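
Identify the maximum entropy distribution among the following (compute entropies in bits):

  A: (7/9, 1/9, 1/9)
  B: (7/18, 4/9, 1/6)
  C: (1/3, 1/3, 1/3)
C

For a discrete distribution over n outcomes, entropy is maximized by the uniform distribution.

Computing entropies:
H(A) = 0.9864 bits
H(B) = 1.4807 bits
H(C) = 1.5850 bits

The uniform distribution (where all probabilities equal 1/3) achieves the maximum entropy of log_2(3) = 1.5850 bits.

Distribution C has the highest entropy.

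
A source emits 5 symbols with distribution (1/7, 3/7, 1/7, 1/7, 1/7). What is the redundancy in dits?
0.0584 dits

Redundancy measures how far a source is from maximum entropy:
R = H_max - H(X)

Maximum entropy for 5 symbols: H_max = log_10(5) = 0.6990 dits
Actual entropy: H(X) = 0.6406 dits
Redundancy: R = 0.6990 - 0.6406 = 0.0584 dits

This redundancy represents potential for compression: the source could be compressed by 0.0584 dits per symbol.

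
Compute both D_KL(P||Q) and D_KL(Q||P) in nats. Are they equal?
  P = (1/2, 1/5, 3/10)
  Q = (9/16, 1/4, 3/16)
D_KL(P||Q) = 0.0375, D_KL(Q||P) = 0.0339

KL divergence is not symmetric: D_KL(P||Q) ≠ D_KL(Q||P) in general.

D_KL(P||Q) = 0.0375 nats
D_KL(Q||P) = 0.0339 nats

No, they are not equal!

This asymmetry is why KL divergence is not a true distance metric.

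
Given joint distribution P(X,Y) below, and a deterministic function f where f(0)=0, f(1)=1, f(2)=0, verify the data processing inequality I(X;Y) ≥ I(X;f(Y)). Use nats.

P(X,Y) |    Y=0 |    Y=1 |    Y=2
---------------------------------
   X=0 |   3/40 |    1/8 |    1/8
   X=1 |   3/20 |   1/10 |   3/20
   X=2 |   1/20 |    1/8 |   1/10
I(X;Y) = 0.0236, I(X;f(Y)) = 0.0165, inequality holds: 0.0236 ≥ 0.0165

Data Processing Inequality: For any Markov chain X → Y → Z, we have I(X;Y) ≥ I(X;Z).

Here Z = f(Y) is a deterministic function of Y, forming X → Y → Z.

Original I(X;Y) = 0.0236 nats

After applying f:
P(X,Z) where Z=f(Y):
- P(X,Z=0) = P(X,Y=0) + P(X,Y=2)
- P(X,Z=1) = P(X,Y=1)

I(X;Z) = I(X;f(Y)) = 0.0165 nats

Verification: 0.0236 ≥ 0.0165 ✓

Information cannot be created by processing; the function f can only lose information about X.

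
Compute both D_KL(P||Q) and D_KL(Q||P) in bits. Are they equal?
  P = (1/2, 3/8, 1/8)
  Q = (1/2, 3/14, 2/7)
D_KL(P||Q) = 0.1537, D_KL(Q||P) = 0.1678

KL divergence is not symmetric: D_KL(P||Q) ≠ D_KL(Q||P) in general.

D_KL(P||Q) = 0.1537 bits
D_KL(Q||P) = 0.1678 bits

No, they are not equal!

This asymmetry is why KL divergence is not a true distance metric.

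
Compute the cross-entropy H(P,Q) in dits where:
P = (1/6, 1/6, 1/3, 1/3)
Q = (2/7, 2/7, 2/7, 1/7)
0.6444 dits

Cross-entropy: H(P,Q) = -Σ p(x) log q(x)

Alternatively: H(P,Q) = H(P) + D_KL(P||Q)
H(P) = 0.5775 dits
D_KL(P||Q) = 0.0669 dits

H(P,Q) = 0.5775 + 0.0669 = 0.6444 dits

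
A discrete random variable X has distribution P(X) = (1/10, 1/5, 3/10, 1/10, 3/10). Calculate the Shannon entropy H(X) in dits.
0.6535 dits

Shannon entropy is H(X) = -Σ p(x) log p(x).

For P = (1/10, 1/5, 3/10, 1/10, 3/10):
H = -1/10 × log_10(1/10) -1/5 × log_10(1/5) -3/10 × log_10(3/10) -1/10 × log_10(1/10) -3/10 × log_10(3/10)
H = 0.6535 dits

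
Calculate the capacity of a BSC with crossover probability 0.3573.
0.0596 bits

For a binary symmetric channel (BSC) with error probability p:
Capacity C = 1 - H(p) bits per symbol

where H(p) = -p log₂(p) - (1-p) log₂(1-p) is the binary entropy function.

H(0.3573) = 0.9404 bits
C = 1 - 0.9404 = 0.0596 bits per symbol

This means we can reliably transmit up to 0.0596 bits of information per channel use.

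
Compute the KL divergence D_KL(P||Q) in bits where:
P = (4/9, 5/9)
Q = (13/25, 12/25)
0.0165 bits

KL divergence: D_KL(P||Q) = Σ p(x) log(p(x)/q(x))

Computing term by term:
  x=0: 4/9 × log_2[(4/9)/(13/25)] = 4/9 × -0.2265 = -0.1007
  x=1: 5/9 × log_2[(5/9)/(12/25)] = 5/9 × 0.2109 = 0.1172

D_KL(P||Q) = 0.0165 bits

Note: KL divergence is always non-negative and equals 0 iff P = Q.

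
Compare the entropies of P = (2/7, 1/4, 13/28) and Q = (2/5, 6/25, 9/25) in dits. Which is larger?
Q

Computing entropies in dits:
H(P) = 0.4607
H(Q) = 0.4677

Distribution Q has higher entropy.

Intuition: The distribution closer to uniform (more spread out) has higher entropy.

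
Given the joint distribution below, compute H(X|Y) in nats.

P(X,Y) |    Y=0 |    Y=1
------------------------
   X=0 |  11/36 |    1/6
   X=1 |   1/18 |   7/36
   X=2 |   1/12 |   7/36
0.9784 nats

Using the chain rule: H(X|Y) = H(X,Y) - H(Y)

First, compute H(X,Y) = 1.6654 nats

Marginal P(Y) = (4/9, 5/9)
H(Y) = 0.6870 nats

H(X|Y) = H(X,Y) - H(Y) = 1.6654 - 0.6870 = 0.9784 nats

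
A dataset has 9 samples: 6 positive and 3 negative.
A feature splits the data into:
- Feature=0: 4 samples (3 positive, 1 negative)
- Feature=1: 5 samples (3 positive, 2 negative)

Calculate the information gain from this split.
0.0183 bits

Information Gain = H(Y) - H(Y|Feature)

Before split:
P(positive) = 6/9 = 0.6667
H(Y) = 0.9183 bits

After split:
Feature=0: H = 0.8113 bits (weight = 4/9)
Feature=1: H = 0.9710 bits (weight = 5/9)
H(Y|Feature) = (4/9)×0.8113 + (5/9)×0.9710 = 0.9000 bits

Information Gain = 0.9183 - 0.9000 = 0.0183 bits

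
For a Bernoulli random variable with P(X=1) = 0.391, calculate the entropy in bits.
0.9654 bits

The binary entropy function is:
H(p) = -p log(p) - (1-p) log(1-p)

H(0.391) = -0.391 × log_2(0.391) - 0.609 × log_2(0.609)
H(0.391) = 0.9654 bits

Note: Binary entropy is maximized at p=0.5 (H=1 bit) and minimized at p=0 or p=1 (H=0).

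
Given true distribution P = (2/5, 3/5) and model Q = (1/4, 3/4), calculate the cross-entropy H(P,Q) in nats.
0.7271 nats

Cross-entropy: H(P,Q) = -Σ p(x) log q(x)

Alternatively: H(P,Q) = H(P) + D_KL(P||Q)
H(P) = 0.6730 nats
D_KL(P||Q) = 0.0541 nats

H(P,Q) = 0.6730 + 0.0541 = 0.7271 nats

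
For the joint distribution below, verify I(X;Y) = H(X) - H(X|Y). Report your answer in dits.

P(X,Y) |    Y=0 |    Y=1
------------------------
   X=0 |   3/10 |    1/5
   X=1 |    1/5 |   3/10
I(X;Y) = 0.0087 dits

Mutual information has multiple equivalent forms:
- I(X;Y) = H(X) - H(X|Y)
- I(X;Y) = H(Y) - H(Y|X)
- I(X;Y) = H(X) + H(Y) - H(X,Y)

Computing all quantities:
H(X) = 0.3010, H(Y) = 0.3010, H(X,Y) = 0.5933
H(X|Y) = 0.2923, H(Y|X) = 0.2923

Verification:
H(X) - H(X|Y) = 0.3010 - 0.2923 = 0.0087
H(Y) - H(Y|X) = 0.3010 - 0.2923 = 0.0087
H(X) + H(Y) - H(X,Y) = 0.3010 + 0.3010 - 0.5933 = 0.0087

All forms give I(X;Y) = 0.0087 dits. ✓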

#### Task directions
The response must consist solely of the lines from the first line of the entries through the line containing "B: (7/18, 4/9, 1/6)", repeated exactly.

#### Reply to the task
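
Identify the maximum entropy distribution among the following (compute entropies in bits):

  A: (7/9, 1/9, 1/9)
  B: (7/18, 4/9, 1/6)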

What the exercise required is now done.